## Task to complete
Every entry below needs to be repeated exactly as written.

## Given information
▬▬▬

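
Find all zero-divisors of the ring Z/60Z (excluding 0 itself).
nonzero zero-divisors of Z/60Z = {2, 3, 4, 5, 6, 8, 9, 10, 12, 14, 15, 16, 18, 20, 21, 22, 24, 25, 26, 27, 28, 30, 32, 33, 34, 35, 36, 38, 39, 40, 42, 44, 45, 46, 48, 50, 51, 52, 54, 55, 56, 57, 58}

An element a ∈ Z/60Z (with a ≠ 0) is a zero-divisor iff gcd(a, 60) > 1 (because a is a unit precisely when gcd(a, n) = 1, and in Z/nZ every nonzero, non-unit element is a zero-divisor). Scan a = 1, ..., 59 and keep those with gcd(a, 60) > 1:
  gcd(2, 60) = 2, gcd(3, 60) = 3, gcd(4, 60) = 4, gcd(5, 60) = 5, gcd(6, 60) = 6, gcd(8, 60) = 4, gcd(9, 60) = 3, gcd(10, 60) = 10, gcd(12, 60) = 12, gcd(14, 60) = 2, gcd(15, 60) = 15, gcd(16, 60) = 4, gcd(18, 60) = 6, gcd(20, 60) = 20, gcd(21, 60) = 3, gcd(22, 60) = 2, gcd(24, 60) = 12, gcd(25, 60) = 5, gcd(26, 60) = 2, gcd(27, 60) = 3, gcd(28, 60) = 4, gcd(30, 60) = 30, gcd(32, 60) = 4, gcd(33, 60) = 3, gcd(34, 60) = 2, gcd(35, 60) = 5, gcd(36, 60) = 12, gcd(38, 60) = 2, gcd(39, 60) = 3, gcd(40, 60) = 20, gcd(42, 60) = 6, gcd(44, 60) = 4, gcd(45, 60) = 15, gcd(46, 60) = 2, gcd(48, 60) = 12, gcd(50, 60) = 10, gcd(51, 60) = 3, gcd(52, 60) = 4, gcd(54, 60) = 6, gcd(55, 60) = 5, gcd(56, 60) = 4, gcd(57, 60) = 3, gcd(58, 60) = 2.
All other a ∈ {1, ..., 59} have gcd(a, 60) = 1 and are units. So the nonzero zero-divisors are exactly the 43 values of a appearing in this scan.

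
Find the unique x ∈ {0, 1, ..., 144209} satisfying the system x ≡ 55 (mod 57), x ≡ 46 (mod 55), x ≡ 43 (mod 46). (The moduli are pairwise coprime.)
x ≡ 129901 (mod 144210); the representative in [0, 144210) is 129901

The moduli 57, 55, 46 are pairwise coprime, so by the CRT there is a unique solution mod 57·55·46 = 144210.
Solve by successive substitution. Start with x ≡ 55 (mod 57).
  Combine with x ≡ 46 (mod 55): write x = 55 + 57·t and require 55 + 57·t ≡ 46 (mod 55), i.e. 57·t ≡ 46 − 55 ≡ 46 (mod 55). Since 57^(−1) ≡ 28 (mod 55) (57 ≡ 2 (mod 55)), t ≡ 28·46 ≡ 23 (mod 55). So x ≡ 55 + 57·23 = 1366 (mod 3135).
  Combine with x ≡ 43 (mod 46): write x = 1366 + 3135·t and require 1366 + 3135·t ≡ 43 (mod 46), i.e. 3135·t ≡ 43 − 1366 ≡ 11 (mod 46). Since 3135^(−1) ≡ 33 (mod 46) (3135 ≡ 7 (mod 46)), t ≡ 33·11 ≡ 41 (mod 46). So x ≡ 1366 + 3135·41 = 129901 (mod 144210).
Unique solution in [0, 144210): x = 129901.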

▬▬▬

## Solved exercise
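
Find all zero-divisors of the ring Z/60Z (excluding 0 itself).
nonzero zero-divisors of Z/60Z = {2, 3, 4, 5, 6, 8, 9, 10, 12, 14, 15, 16, 18, 20, 21, 22, 24, 25, 26, 27, 28, 30, 32, 33, 34, 35, 36, 38, 39, 40, 42, 44, 45, 46, 48, 50, 51, 52, 54, 55, 56, 57, 58}

An element a ∈ Z/60Z (with a ≠ 0) is a zero-divisor iff gcd(a, 60) > 1 (because a is a unit precisely when gcd(a, n) = 1, and in Z/nZ every nonzero, non-unit element is a zero-divisor). Scan a = 1, ..., 59 and keep those with gcd(a, 60) > 1:
  gcd(2, 60) = 2, gcd(3, 60) = 3, gcd(4, 60) = 4, gcd(5, 60) = 5, gcd(6, 60) = 6, gcd(8, 60) = 4, gcd(9, 60) = 3, gcd(10, 60) = 10, gcd(12, 60) = 12, gcd(14, 60) = 2, gcd(15, 60) = 15, gcd(16, 60) = 4, gcd(18, 60) = 6, gcd(20, 60) = 20, gcd(21, 60) = 3, gcd(22, 60) = 2, gcd(24, 60) = 12, gcd(25, 60) = 5, gcd(26, 60) = 2, gcd(27, 60) = 3, gcd(28, 60) = 4, gcd(30, 60) = 30, gcd(32, 60) = 4, gcd(33, 60) = 3, gcd(34, 60) = 2, gcd(35, 60) = 5, gcd(36, 60) = 12, gcd(38, 60) = 2, gcd(39, 60) = 3, gcd(40, 60) = 20, gcd(42, 60) = 6, gcd(44, 60) = 4, gcd(45, 60) = 15, gcd(46, 60) = 2, gcd(48, 60) = 12, gcd(50, 60) = 10, gcd(51, 60) = 3, gcd(52, 60) = 4, gcd(54, 60) = 6, gcd(55, 60) = 5, gcd(56, 60) = 4, gcd(57, 60) = 3, gcd(58, 60) = 2.
All other a ∈ {1, ..., 59} have gcd(a, 60) = 1 and are units. So the nonzero zero-divisors are exactly the 43 values of a appearing in this scan.

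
Find the unique x ∈ {0, 1, ..., 144209} satisfying the system x ≡ 55 (mod 57), x ≡ 46 (mod 55), x ≡ 43 (mod 46). (The moduli are pairwise coprime.)
x ≡ 129901 (mod 144210); the representative in [0, 144210) is 129901

The moduli 57, 55, 46 are pairwise coprime, so by the CRT there is a unique solution mod 57·55·46 = 144210.
Solve by successive substitution. Start with x ≡ 55 (mod 57).
  Combine with x ≡ 46 (mod 55): write x = 55 + 57·t and require 55 + 57·t ≡ 46 (mod 55), i.e. 57·t ≡ 46 − 55 ≡ 46 (mod 55). Since 57^(−1) ≡ 28 (mod 55) (57 ≡ 2 (mod 55)), t ≡ 28·46 ≡ 23 (mod 55). So x ≡ 55 + 57·23 = 1366 (mod 3135).
  Combine with x ≡ 43 (mod 46): write x = 1366 + 3135·t and require 1366 + 3135·t ≡ 43 (mod 46), i.e. 3135·t ≡ 43 − 1366 ≡ 11 (mod 46). Since 3135^(−1) ≡ 33 (mod 46) (3135 ≡ 7 (mod 46)), t ≡ 33·11 ≡ 41 (mod 46). So x ≡ 1366 + 3135·41 = 129901 (mod 144210).
Unique solution in [0, 144210): x = 129901.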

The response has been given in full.